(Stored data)
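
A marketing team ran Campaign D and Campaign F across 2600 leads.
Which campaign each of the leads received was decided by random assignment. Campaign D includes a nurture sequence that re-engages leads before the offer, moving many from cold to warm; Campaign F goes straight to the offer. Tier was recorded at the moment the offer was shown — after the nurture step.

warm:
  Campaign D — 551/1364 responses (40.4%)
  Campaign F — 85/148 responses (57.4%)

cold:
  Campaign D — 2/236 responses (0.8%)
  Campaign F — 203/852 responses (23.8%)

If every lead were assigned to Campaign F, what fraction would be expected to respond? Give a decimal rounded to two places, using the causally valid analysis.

Campaign F is higher inside every engagement tier stratum but Campaign D is higher in aggregate. Whether to stratify depends on how engagement tier relates to the campaign.
Because the campaign influences engagement tier, engagement tier is a post-treatment mediator, not a confounder. Stratifying on it would bias the estimate; the causal effect is the crude pooled difference.
So P(outcome | do(Campaign F)) is just the pooled rate for Campaign F: 288/1000 = 0.288.

0.29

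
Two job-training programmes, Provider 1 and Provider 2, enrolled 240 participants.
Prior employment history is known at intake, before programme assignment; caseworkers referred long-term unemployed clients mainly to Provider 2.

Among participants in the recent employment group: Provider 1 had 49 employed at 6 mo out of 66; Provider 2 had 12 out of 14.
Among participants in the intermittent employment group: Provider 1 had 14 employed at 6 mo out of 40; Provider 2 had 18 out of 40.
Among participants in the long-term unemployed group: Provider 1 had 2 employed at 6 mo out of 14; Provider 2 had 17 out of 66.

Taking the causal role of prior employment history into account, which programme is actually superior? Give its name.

Provider 2

Since prior employment history is a pre-existing factor (not a product of the programme) and it affects the outcome on its own, it is a confounder. The stratified rates, not the pooled rate, identify the causal effect.
Within each level — recent employment: 74.2% vs 85.7%; intermittent employment: 35.0% vs 45.0%; long-term unemployed: 14.3% vs 25.8% — Provider 2 is higher every time.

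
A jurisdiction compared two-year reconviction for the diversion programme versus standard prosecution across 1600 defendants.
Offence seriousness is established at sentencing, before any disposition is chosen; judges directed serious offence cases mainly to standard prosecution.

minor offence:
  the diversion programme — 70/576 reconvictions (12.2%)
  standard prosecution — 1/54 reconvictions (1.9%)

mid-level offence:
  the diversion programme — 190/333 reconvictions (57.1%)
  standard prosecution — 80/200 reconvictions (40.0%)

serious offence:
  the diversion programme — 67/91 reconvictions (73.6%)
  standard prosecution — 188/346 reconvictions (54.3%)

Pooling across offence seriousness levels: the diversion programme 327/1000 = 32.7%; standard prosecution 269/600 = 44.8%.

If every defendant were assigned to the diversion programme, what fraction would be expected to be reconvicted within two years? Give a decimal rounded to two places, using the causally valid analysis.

0.44

The stratified and pooled comparisons disagree (standard prosecution wins within each offence seriousness; the diversion programme wins overall), so the answer turns on the causal role of offence seriousness.
Offence seriousness is set before the disposition has any effect — it is not caused by the disposition — and it independently drives the outcome. That makes it a confounder, so the causal comparison is within offence seriousness levels.
Standardising the diversion programme to the population offence seriousness mix: 0.394·70/576 + 0.333·190/333 + 0.273·67/91 = 0.439.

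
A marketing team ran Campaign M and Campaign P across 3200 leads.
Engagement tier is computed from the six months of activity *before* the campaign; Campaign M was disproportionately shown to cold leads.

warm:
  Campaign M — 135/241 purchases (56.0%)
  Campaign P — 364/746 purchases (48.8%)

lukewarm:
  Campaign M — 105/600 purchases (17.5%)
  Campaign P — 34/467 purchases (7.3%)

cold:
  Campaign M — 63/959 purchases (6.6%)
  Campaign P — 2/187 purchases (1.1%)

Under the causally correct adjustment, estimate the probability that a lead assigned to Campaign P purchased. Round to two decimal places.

The stratified and pooled comparisons disagree (Campaign M wins within each engagement tier; Campaign P wins overall), so the answer turns on the causal role of engagement tier.
Here engagement tier is a common cause — it drives both which campaign a case falls under and the outcome. The crude comparison mixes populations; the stratum-specific rates are the causally relevant ones.
Standardising Campaign P to the population engagement tier mix: 0.308·364/746 + 0.333·34/467 + 0.358·2/187 = 0.179.

0.18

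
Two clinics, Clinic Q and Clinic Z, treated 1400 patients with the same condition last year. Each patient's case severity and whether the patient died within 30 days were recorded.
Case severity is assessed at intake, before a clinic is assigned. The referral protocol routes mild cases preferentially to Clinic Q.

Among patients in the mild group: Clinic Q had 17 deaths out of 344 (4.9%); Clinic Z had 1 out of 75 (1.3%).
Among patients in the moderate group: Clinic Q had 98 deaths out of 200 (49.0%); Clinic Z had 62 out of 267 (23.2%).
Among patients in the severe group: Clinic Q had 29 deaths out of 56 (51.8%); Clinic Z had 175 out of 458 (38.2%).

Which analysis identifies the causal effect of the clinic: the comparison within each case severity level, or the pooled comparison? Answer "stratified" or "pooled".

stratified

Clinic Z is lower inside every case severity stratum but Clinic Q is lower in aggregate. Whether to stratify depends on how case severity relates to the clinic.
Case severity is set before the clinic has any effect — it is not caused by the clinic — and it independently drives the outcome. That makes it a confounder, so the causal comparison is within case severity levels.
Within each level — mild: 4.9% vs 1.3%; moderate: 49.0% vs 23.2%; severe: 51.8% vs 38.2% — Clinic Z is lower every time.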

Exercise instructions: Every one of the entries must be printed exactly.

The answer:
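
A marketing team ran Campaign D and Campaign F across 2600 leads.
Which campaign each of the leads received was decided by random assignment. Campaign D includes a nurture sequence that re-engages leads before the offer, moving many from cold to warm; Campaign F goes straight to the offer. Tier was recorded at the moment the offer was shown — after the nurture step.

warm:
  Campaign D — 551/1364 responses (40.4%)
  Campaign F — 85/148 responses (57.4%)

cold:
  Campaign D — 2/236 responses (0.8%)
  Campaign F — 203/852 responses (23.8%)

If every lead were assigned to Campaign F, what fraction would be expected to respond? Give a decimal rounded to two places, using the causally valid analysis.

Campaign F is higher inside every engagement tier stratum but Campaign D is higher in aggregate. Whether to stratify depends on how engagement tier relates to the campaign.
Because the campaign influences engagement tier, engagement tier is a post-treatment mediator, not a confounder. Stratifying on it would bias the estimate; the causal effect is the crude pooled difference.
So P(outcome | do(Campaign F)) is just the pooled rate for Campaign F: 288/1000 = 0.288.

0.29

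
Two job-training programmes, Provider 1 and Provider 2, enrolled 240 participants.
Prior employment history is known at intake, before programme assignment; caseworkers referred long-term unemployed clients mainly to Provider 2.

Among participants in the recent employment group: Provider 1 had 49 employed at 6 mo out of 66; Provider 2 had 12 out of 14.
Among participants in the intermittent employment group: Provider 1 had 14 employed at 6 mo out of 40; Provider 2 had 18 out of 40.
Among participants in the long-term unemployed group: Provider 1 had 2 employed at 6 mo out of 14; Provider 2 had 17 out of 66.

Taking the causal role of prior employment history into account, which programme is actually superior? Give its name.

Provider 2

Since prior employment history is a pre-existing factor (not a product of the programme) and it affects the outcome on its own, it is a confounder. The stratified rates, not the pooled rate, identify the causal effect.
Within each level — recent employment: 74.2% vs 85.7%; intermittent employment: 35.0% vs 45.0%; long-term unemployed: 14.3% vs 25.8% — Provider 2 is higher every time.

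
A jurisdiction compared two-year reconviction for the diversion programme versus standard prosecution across 1600 defendants.
Offence seriousness is established at sentencing, before any disposition is chosen; judges directed serious offence cases mainly to standard prosecution.

minor offence:
  the diversion programme — 70/576 reconvictions (12.2%)
  standard prosecution — 1/54 reconvictions (1.9%)

mid-level offence:
  the diversion programme — 190/333 reconvictions (57.1%)
  standard prosecution — 80/200 reconvictions (40.0%)

serious offence:
  the diversion programme — 67/91 reconvictions (73.6%)
  standard prosecution — 188/346 reconvictions (54.3%)

Pooling across offence seriousness levels: the diversion programme 327/1000 = 32.7%; standard prosecution 269/600 = 44.8%.

If every defendant were assigned to the diversion programme, what fraction would be expected to be reconvicted within two years? Give a decimal rounded to two places, using the causally valid analysis.

0.44

The stratified and pooled comparisons disagree (standard prosecution wins within each offence seriousness; the diversion programme wins overall), so the answer turns on the causal role of offence seriousness.
Offence seriousness is set before the disposition has any effect — it is not caused by the disposition — and it independently drives the outcome. That makes it a confounder, so the causal comparison is within offence seriousness levels.
Standardising the diversion programme to the population offence seriousness mix: 0.394·70/576 + 0.333·190/333 + 0.273·67/91 = 0.439.

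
A marketing team ran Campaign M and Campaign P across 3200 leads.
Engagement tier is computed from the six months of activity *before* the campaign; Campaign M was disproportionately shown to cold leads.

warm:
  Campaign M — 135/241 purchases (56.0%)
  Campaign P — 364/746 purchases (48.8%)

lukewarm:
  Campaign M — 105/600 purchases (17.5%)
  Campaign P — 34/467 purchases (7.3%)

cold:
  Campaign M — 63/959 purchases (6.6%)
  Campaign P — 2/187 purchases (1.1%)

Under the causally correct adjustment, estimate the probability that a lead assigned to Campaign P purchased. Round to two decimal places.

The stratified and pooled comparisons disagree (Campaign M wins within each engagement tier; Campaign P wins overall), so the answer turns on the causal role of engagement tier.
Here engagement tier is a common cause — it drives both which campaign a case falls under and the outcome. The crude comparison mixes populations; the stratum-specific rates are the causally relevant ones.
Standardising Campaign P to the population engagement tier mix: 0.308·364/746 + 0.333·34/467 + 0.358·2/187 = 0.179.

0.18

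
Two clinics, Clinic Q and Clinic Z, treated 1400 patients with the same condition last year. Each patient's case severity and whether the patient died within 30 days were recorded.
Case severity is assessed at intake, before a clinic is assigned. The referral protocol routes mild cases preferentially to Clinic Q.

Among patients in the mild group: Clinic Q had 17 deaths out of 344 (4.9%); Clinic Z had 1 out of 75 (1.3%).
Among patients in the moderate group: Clinic Q had 98 deaths out of 200 (49.0%); Clinic Z had 62 out of 267 (23.2%).
Among patients in the severe group: Clinic Q had 29 deaths out of 56 (51.8%); Clinic Z had 175 out of 458 (38.2%).

Which analysis identifies the causal effect of the clinic: the comparison within each case severity level, or the pooled comparison? Answer "stratified" or "pooled".

stratified

Clinic Z is lower inside every case severity stratum but Clinic Q is lower in aggregate. Whether to stratify depends on how case severity relates to the clinic.
Case severity is set before the clinic has any effect — it is not caused by the clinic — and it independently drives the outcome. That makes it a confounder, so the causal comparison is within case severity levels.
Within each level — mild: 4.9% vs 1.3%; moderate: 49.0% vs 23.2%; severe: 51.8% vs 38.2% — Clinic Z is lower every time.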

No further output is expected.